↓↓↓

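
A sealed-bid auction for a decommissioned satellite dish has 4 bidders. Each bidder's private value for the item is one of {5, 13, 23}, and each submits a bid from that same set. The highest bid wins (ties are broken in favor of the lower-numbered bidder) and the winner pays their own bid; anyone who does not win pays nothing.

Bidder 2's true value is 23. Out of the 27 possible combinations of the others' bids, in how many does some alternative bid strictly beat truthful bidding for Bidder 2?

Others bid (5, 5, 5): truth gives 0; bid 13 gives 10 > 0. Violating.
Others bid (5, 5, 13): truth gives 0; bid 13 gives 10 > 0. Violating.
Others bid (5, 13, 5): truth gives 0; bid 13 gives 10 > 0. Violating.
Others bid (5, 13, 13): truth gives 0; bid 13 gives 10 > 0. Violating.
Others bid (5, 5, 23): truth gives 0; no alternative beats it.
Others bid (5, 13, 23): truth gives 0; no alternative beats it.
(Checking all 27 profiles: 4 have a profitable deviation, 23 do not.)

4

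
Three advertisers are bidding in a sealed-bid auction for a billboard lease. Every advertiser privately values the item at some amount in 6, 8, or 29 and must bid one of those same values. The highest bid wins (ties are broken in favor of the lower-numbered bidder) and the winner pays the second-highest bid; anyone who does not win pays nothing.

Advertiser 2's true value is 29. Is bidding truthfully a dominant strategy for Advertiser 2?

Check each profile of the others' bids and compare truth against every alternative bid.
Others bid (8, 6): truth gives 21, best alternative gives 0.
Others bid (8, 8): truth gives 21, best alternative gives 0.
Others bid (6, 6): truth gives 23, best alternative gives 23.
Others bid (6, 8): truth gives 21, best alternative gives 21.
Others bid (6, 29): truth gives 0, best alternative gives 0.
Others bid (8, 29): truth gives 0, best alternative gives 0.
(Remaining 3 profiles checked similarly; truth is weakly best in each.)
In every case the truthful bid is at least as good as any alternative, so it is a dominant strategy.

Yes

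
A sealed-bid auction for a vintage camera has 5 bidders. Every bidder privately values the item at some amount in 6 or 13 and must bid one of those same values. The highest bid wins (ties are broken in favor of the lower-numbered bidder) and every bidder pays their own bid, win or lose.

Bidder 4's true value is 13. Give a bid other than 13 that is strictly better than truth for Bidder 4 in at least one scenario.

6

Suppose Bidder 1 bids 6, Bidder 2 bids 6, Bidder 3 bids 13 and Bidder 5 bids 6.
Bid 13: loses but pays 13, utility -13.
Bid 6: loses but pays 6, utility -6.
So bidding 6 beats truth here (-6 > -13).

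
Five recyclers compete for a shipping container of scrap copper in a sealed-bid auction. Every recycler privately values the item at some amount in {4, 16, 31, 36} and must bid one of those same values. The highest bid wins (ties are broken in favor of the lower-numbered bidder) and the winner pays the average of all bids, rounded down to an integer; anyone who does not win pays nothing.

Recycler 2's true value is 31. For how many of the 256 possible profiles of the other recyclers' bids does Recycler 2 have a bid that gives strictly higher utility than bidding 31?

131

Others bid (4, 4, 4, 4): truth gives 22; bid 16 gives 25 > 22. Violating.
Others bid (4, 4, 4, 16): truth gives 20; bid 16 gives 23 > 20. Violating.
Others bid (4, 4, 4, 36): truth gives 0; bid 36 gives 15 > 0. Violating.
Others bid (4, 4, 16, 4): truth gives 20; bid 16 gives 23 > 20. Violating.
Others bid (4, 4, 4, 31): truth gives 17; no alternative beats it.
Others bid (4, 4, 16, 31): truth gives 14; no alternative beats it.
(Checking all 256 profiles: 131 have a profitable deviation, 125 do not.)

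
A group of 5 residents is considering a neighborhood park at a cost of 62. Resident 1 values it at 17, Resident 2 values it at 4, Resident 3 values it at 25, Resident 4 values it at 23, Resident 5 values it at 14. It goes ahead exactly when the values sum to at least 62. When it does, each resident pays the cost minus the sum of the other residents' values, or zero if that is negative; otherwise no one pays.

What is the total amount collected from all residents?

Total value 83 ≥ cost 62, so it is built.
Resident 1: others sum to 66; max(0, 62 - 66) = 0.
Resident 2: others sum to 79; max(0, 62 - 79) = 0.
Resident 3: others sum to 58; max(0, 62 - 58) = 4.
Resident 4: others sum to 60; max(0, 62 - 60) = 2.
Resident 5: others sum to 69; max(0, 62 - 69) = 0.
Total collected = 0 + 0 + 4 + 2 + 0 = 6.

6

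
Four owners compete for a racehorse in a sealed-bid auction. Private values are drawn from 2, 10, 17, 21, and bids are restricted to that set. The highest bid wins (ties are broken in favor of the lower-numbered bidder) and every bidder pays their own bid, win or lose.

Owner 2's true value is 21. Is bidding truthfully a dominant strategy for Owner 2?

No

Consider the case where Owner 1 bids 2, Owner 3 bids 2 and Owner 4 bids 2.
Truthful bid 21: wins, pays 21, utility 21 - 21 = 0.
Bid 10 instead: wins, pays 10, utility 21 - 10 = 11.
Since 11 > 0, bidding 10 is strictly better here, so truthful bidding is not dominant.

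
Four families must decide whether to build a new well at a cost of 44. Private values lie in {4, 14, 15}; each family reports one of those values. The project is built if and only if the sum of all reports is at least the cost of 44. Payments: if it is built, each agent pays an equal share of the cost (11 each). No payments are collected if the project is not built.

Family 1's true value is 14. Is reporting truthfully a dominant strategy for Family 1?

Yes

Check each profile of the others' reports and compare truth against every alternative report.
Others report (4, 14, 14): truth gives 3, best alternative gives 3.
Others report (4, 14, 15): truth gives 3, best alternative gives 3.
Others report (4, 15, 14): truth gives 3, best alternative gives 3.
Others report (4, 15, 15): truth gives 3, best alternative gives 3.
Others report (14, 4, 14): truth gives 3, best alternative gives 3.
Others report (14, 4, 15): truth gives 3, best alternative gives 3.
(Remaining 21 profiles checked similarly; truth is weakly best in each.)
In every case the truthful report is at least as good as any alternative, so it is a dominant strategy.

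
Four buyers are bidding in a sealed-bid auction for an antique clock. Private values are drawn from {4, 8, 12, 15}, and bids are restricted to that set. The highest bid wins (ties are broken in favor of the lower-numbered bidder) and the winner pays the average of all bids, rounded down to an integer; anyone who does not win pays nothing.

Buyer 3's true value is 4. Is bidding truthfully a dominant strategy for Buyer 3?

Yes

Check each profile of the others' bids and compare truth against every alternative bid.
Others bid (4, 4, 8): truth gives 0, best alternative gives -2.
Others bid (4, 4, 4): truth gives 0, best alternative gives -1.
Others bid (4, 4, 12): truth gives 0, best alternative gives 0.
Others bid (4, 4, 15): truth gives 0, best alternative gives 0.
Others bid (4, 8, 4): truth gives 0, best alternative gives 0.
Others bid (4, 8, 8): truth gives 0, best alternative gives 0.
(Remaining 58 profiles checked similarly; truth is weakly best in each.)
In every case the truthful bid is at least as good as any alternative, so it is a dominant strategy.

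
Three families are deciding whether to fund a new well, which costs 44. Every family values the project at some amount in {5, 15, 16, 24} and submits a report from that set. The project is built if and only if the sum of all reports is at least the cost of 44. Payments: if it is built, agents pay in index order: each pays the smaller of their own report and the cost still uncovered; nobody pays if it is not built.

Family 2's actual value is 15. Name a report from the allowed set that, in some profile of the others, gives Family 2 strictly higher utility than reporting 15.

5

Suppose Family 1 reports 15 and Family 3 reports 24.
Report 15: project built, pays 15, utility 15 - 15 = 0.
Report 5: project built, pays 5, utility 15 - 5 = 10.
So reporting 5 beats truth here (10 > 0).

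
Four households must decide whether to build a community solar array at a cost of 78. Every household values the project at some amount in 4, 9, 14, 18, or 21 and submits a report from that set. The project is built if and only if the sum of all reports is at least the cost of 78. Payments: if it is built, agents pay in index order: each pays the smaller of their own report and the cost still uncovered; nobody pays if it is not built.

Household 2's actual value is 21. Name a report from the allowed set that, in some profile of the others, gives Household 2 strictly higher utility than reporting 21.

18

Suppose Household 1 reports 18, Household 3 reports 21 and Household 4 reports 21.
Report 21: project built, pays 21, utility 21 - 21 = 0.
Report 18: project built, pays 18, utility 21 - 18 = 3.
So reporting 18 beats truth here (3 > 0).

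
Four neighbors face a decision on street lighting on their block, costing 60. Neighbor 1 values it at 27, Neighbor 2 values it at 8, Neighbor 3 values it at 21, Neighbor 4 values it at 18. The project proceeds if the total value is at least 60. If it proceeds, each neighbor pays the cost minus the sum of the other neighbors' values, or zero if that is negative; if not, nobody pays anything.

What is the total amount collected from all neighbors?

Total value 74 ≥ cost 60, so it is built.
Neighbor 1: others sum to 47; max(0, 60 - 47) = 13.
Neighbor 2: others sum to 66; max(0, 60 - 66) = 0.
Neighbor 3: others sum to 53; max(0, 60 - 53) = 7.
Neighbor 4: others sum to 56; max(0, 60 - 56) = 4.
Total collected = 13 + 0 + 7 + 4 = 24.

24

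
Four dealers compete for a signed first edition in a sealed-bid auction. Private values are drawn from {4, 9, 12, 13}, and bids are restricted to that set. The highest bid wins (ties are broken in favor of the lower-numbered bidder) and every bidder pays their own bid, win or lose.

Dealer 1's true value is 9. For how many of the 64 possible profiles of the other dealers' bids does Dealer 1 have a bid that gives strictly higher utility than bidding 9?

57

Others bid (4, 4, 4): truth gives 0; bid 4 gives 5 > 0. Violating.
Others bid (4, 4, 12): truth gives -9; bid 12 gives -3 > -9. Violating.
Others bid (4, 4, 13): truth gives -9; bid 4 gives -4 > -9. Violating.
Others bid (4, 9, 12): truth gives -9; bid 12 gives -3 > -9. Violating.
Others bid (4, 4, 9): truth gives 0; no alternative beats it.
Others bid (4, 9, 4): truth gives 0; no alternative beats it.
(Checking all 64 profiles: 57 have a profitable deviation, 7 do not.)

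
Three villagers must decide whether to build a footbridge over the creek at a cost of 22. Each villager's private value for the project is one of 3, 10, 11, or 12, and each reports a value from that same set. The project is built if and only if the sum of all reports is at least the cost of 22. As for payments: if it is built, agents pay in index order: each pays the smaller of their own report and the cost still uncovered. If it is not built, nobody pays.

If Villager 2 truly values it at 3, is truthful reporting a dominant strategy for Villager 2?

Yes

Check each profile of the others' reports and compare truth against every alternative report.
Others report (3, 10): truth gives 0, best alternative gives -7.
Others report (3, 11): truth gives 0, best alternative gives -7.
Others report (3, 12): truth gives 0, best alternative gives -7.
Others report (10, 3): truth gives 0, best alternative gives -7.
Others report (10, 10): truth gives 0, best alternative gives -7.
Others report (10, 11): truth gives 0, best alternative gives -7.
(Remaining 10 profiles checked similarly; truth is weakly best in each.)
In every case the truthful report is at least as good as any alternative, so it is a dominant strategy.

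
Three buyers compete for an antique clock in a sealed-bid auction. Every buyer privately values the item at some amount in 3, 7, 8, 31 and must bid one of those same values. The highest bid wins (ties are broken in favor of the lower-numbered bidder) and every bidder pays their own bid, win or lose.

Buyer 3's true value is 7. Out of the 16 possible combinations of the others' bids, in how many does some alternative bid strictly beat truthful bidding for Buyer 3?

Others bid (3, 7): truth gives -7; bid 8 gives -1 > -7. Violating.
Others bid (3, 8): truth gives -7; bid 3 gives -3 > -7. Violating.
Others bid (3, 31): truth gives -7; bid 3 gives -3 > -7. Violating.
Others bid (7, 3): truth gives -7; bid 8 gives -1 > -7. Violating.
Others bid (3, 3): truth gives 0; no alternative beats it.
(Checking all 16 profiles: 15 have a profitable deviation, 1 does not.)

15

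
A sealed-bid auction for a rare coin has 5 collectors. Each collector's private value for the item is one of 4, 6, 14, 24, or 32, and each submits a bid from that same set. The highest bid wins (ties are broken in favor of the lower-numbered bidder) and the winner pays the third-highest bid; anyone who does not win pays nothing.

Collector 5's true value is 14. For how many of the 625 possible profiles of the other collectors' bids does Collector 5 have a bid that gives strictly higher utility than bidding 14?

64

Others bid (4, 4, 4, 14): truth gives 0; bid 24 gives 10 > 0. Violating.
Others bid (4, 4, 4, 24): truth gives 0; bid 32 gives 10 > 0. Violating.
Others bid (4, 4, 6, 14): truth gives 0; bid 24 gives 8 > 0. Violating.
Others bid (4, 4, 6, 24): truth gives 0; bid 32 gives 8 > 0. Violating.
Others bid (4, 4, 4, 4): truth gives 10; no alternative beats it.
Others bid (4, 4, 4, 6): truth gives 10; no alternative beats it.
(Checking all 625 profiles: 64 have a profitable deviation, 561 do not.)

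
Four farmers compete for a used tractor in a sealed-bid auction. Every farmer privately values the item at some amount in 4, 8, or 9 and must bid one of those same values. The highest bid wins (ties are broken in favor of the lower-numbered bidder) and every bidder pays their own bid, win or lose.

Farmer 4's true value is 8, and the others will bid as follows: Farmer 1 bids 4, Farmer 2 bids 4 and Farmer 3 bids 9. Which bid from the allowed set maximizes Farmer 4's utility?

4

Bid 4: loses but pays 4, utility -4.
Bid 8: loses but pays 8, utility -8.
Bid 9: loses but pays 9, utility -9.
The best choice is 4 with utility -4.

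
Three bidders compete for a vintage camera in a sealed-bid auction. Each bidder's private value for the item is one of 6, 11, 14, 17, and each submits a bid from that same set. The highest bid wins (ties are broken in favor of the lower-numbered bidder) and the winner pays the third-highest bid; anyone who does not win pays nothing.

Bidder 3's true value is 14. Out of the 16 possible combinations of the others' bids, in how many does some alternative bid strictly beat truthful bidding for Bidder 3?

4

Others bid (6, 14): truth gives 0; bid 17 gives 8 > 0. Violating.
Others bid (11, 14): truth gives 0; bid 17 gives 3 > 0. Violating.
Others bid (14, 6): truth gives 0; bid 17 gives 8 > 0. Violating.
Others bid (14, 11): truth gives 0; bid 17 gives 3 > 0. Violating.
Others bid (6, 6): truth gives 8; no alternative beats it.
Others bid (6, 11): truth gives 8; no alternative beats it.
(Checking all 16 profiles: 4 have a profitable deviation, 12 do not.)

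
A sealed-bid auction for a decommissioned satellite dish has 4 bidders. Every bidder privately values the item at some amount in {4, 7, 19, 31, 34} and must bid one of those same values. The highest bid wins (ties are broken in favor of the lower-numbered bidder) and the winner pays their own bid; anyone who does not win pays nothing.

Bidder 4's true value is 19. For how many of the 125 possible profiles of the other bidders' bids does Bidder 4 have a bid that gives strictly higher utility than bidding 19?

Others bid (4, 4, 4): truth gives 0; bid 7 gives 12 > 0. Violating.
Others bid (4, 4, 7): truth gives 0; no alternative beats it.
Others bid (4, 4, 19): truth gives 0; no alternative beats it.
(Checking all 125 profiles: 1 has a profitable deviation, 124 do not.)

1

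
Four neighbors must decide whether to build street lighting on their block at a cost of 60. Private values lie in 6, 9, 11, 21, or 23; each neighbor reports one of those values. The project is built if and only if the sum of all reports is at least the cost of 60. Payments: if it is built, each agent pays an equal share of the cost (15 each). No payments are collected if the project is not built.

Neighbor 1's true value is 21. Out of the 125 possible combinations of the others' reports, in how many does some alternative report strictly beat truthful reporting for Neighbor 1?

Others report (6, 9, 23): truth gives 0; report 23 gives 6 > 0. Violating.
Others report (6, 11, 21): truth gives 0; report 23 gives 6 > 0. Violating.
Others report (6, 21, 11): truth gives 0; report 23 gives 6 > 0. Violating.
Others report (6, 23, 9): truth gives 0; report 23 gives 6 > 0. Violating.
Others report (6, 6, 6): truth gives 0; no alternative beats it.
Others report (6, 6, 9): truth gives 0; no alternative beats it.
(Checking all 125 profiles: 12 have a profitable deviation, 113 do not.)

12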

↑↑↑

Work task: In the entries above, locate every line with the word "down" and copy it.

Answer to the exercise:
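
Five recyclers compete for a shipping container of scrap copper in a sealed-bid auction. Every recycler privately values the item at some amount in {4, 16, 31, 36} and must bid one of those same values. The highest bid wins (ties are broken in favor of the lower-numbered bidder) and the winner pays the average of all bids, rounded down to an integer; anyone who does not win pays nothing.
Four buyers are bidding in a sealed-bid auction for an antique clock. Private values are drawn from {4, 8, 12, 15}, and bids are restricted to that set. The highest bid wins (ties are broken in favor of the lower-numbered bidder) and the winner pays the average of all bids, rounded down to an integer; anyone who does not win pays nothing.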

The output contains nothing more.